Saved entries
───

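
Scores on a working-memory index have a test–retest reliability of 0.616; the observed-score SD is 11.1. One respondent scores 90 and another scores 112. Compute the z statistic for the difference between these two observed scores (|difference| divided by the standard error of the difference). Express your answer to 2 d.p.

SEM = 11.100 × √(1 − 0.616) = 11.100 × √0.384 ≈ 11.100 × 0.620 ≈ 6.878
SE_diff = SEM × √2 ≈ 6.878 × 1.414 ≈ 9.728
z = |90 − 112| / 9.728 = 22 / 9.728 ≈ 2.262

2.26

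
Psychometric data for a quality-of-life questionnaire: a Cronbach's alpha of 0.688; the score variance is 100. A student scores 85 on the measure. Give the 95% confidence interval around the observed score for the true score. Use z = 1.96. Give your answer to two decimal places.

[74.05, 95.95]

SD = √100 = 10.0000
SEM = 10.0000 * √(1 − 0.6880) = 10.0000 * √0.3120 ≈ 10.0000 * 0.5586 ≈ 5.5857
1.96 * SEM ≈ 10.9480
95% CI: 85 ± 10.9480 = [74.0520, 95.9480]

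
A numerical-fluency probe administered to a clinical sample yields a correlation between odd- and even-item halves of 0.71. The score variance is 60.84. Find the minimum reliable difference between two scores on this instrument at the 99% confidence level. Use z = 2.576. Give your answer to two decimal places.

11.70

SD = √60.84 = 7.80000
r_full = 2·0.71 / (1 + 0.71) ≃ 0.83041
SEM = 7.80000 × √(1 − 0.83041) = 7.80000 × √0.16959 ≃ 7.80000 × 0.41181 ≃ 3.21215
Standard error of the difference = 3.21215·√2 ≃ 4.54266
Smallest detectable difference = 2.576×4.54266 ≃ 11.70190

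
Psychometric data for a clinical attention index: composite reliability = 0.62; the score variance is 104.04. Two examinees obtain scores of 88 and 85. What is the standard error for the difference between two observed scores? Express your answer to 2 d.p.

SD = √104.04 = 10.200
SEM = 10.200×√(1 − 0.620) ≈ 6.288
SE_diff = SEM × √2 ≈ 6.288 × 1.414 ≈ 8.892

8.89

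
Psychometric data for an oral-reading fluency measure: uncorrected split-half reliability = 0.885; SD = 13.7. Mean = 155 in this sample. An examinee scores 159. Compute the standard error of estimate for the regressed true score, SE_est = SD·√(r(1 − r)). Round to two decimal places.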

───

**Your instructions:** Reproduce the entries above exactly, every line included.

**Response to this task:**
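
Scores on a working-memory index have a test–retest reliability of 0.616; the observed-score SD is 11.1. One respondent scores 90 and another scores 112. Compute the z statistic for the difference between these two observed scores (|difference| divided by the standard error of the difference). Express your answer to 2 d.p.

SEM = 11.100 × √(1 − 0.616) = 11.100 × √0.384 ≈ 11.100 × 0.620 ≈ 6.878
SE_diff = SEM × √2 ≈ 6.878 × 1.414 ≈ 9.728
z = |90 − 112| / 9.728 = 22 / 9.728 ≈ 2.262

2.26

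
Psychometric data for a quality-of-life questionnaire: a Cronbach's alpha of 0.688; the score variance is 100. A student scores 85 on the measure. Give the 95% confidence interval around the observed score for the true score. Use z = 1.96. Give your answer to two decimal places.

[74.05, 95.95]

SD = √100 = 10.0000
SEM = 10.0000 * √(1 − 0.6880) = 10.0000 * √0.3120 ≈ 10.0000 * 0.5586 ≈ 5.5857
1.96 * SEM ≈ 10.9480
95% CI: 85 ± 10.9480 = [74.0520, 95.9480]

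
A numerical-fluency probe administered to a clinical sample yields a correlation between odd- and even-item halves of 0.71. The score variance is 60.84. Find the minimum reliable difference between two scores on this instrument at the 99% confidence level. Use z = 2.576. Give your answer to two decimal places.

11.70

SD = √60.84 = 7.80000
r_full = 2·0.71 / (1 + 0.71) ≃ 0.83041
SEM = 7.80000 × √(1 − 0.83041) = 7.80000 × √0.16959 ≃ 7.80000 × 0.41181 ≃ 3.21215
Standard error of the difference = 3.21215·√2 ≃ 4.54266
Smallest detectable difference = 2.576×4.54266 ≃ 11.70190

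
Psychometric data for a clinical attention index: composite reliability = 0.62; the score variance is 104.04. Two examinees obtain scores of 88 and 85. What is the standard error for the difference between two observed scores? Express your answer to 2 d.p.

SD = √104.04 = 10.200
SEM = 10.200×√(1 − 0.620) ≈ 6.288
SE_diff = SEM × √2 ≈ 6.288 × 1.414 ≈ 8.892

8.89

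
Psychometric data for an oral-reading fluency measure: uncorrected split-half reliability = 0.885; SD = 13.7. Mean = 155 in this sample. An examinee scores 159. Compute the standard error of estimate for the regressed true score, SE_est = SD·√(r(1 − r)). Round to two decimal places.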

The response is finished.